**DATASET:**

==================================================

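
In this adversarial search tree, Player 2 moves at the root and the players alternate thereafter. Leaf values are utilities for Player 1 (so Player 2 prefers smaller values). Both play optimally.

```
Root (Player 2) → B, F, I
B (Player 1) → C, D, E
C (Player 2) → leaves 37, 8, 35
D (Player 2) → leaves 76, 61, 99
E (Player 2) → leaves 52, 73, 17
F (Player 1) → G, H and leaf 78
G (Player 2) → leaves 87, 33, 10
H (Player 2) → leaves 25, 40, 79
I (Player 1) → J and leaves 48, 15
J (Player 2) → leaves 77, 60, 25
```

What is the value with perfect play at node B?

C: min(37, 8, 35) = 8
D: min(76, 61, 99) = 61
E: min(52, 73, 17) = 17
B: max(8, 61, 17) = 61

61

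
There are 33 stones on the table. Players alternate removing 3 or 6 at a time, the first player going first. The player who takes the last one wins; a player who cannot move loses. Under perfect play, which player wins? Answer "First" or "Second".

First

Mark each pile size as W (mover wins) or L (mover loses):
i:   0  1  2  3  4  5  6  7  8  9 10 11 12 13 14 15 16 17 18 19 20 21 22 23 24 25 26 27 28 29 30 31 32 33
     L  L  L  W  W  W  W  W  W  L  L  L  W  W  W  W  W  W  L  L  L  W  W  W  W  W  W  L  L  L  W  W  W  W
Position 33 is W, so the first player wins.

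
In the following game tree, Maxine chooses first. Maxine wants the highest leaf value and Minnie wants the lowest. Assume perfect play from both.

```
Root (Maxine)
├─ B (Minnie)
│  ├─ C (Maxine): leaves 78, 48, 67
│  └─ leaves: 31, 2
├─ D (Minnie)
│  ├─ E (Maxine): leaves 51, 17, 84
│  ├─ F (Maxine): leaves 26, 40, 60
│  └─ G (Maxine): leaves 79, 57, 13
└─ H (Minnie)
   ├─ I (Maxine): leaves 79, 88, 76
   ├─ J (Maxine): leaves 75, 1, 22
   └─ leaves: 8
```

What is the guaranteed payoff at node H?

8

I: max(79, 88, 76) = 88
J: max(75, 1, 22) = 75
H: min(88, 75, 8) = 8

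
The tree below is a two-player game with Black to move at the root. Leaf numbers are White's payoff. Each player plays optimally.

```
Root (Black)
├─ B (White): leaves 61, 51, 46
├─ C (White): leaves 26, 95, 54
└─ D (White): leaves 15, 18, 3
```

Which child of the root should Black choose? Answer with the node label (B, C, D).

B (White): max(61, 51, 46) = 61
C (White): max(26, 95, 54) = 95
D (White): max(15, 18, 3) = 18
Root (Black): min(61, 95, 18) = 18
Black picks the child with the lowest value: D (value 18).

D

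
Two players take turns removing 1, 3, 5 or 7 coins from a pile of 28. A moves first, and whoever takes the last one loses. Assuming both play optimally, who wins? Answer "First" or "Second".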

==================================================

**PROBLEM TO SOLVE:** The records above are to be duplicated in full and exactly.

**YOUR SOLUTION:**
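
In this adversarial search tree, Player 2 moves at the root and the players alternate thereafter. Leaf values are utilities for Player 1 (so Player 2 prefers smaller values). Both play optimally.

```
Root (Player 2) → B, F, I
B (Player 1) → C, D, E
C (Player 2) → leaves 37, 8, 35
D (Player 2) → leaves 76, 61, 99
E (Player 2) → leaves 52, 73, 17
F (Player 1) → G, H and leaf 78
G (Player 2) → leaves 87, 33, 10
H (Player 2) → leaves 25, 40, 79
I (Player 1) → J and leaves 48, 15
J (Player 2) → leaves 77, 60, 25
```

What is the value with perfect play at node B?

C: min(37, 8, 35) = 8
D: min(76, 61, 99) = 61
E: min(52, 73, 17) = 17
B: max(8, 61, 17) = 61

61

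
There are 33 stones on the table. Players alternate removing 3 or 6 at a time, the first player going first. The player who takes the last one wins; a player who cannot move loses. Under perfect play, which player wins? Answer "First" or "Second".

First

Mark each pile size as W (mover wins) or L (mover loses):
i:   0  1  2  3  4  5  6  7  8  9 10 11 12 13 14 15 16 17 18 19 20 21 22 23 24 25 26 27 28 29 30 31 32 33
     L  L  L  W  W  W  W  W  W  L  L  L  W  W  W  W  W  W  L  L  L  W  W  W  W  W  W  L  L  L  W  W  W  W
Position 33 is W, so the first player wins.

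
In the following game tree, Maxine chooses first. Maxine wants the highest leaf value and Minnie wants the lowest. Assume perfect play from both.

```
Root (Maxine)
├─ B (Minnie)
│  ├─ C (Maxine): leaves 78, 48, 67
│  └─ leaves: 31, 2
├─ D (Minnie)
│  ├─ E (Maxine): leaves 51, 17, 84
│  ├─ F (Maxine): leaves 26, 40, 60
│  └─ G (Maxine): leaves 79, 57, 13
└─ H (Minnie)
   ├─ I (Maxine): leaves 79, 88, 76
   ├─ J (Maxine): leaves 75, 1, 22
   └─ leaves: 8
```

What is the guaranteed payoff at node H?

8

I: max(79, 88, 76) = 88
J: max(75, 1, 22) = 75
H: min(88, 75, 8) = 8

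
The tree below is a two-player game with Black to move at the root. Leaf numbers are White's payoff. Each player plays optimally.

```
Root (Black)
├─ B (White): leaves 61, 51, 46
├─ C (White): leaves 26, 95, 54
└─ D (White): leaves 15, 18, 3
```

Which child of the root should Black choose? Answer with the node label (B, C, D).

B (White): max(61, 51, 46) = 61
C (White): max(26, 95, 54) = 95
D (White): max(15, 18, 3) = 18
Root (Black): min(61, 95, 18) = 18
Black picks the child with the lowest value: D (value 18).

D

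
Two players take turns removing 1, 3, 5 or 7 coins from a pile of 28. A moves first, and whoever takes the last one loses. Assuming both play optimally, who wins? Answer "First" or "Second".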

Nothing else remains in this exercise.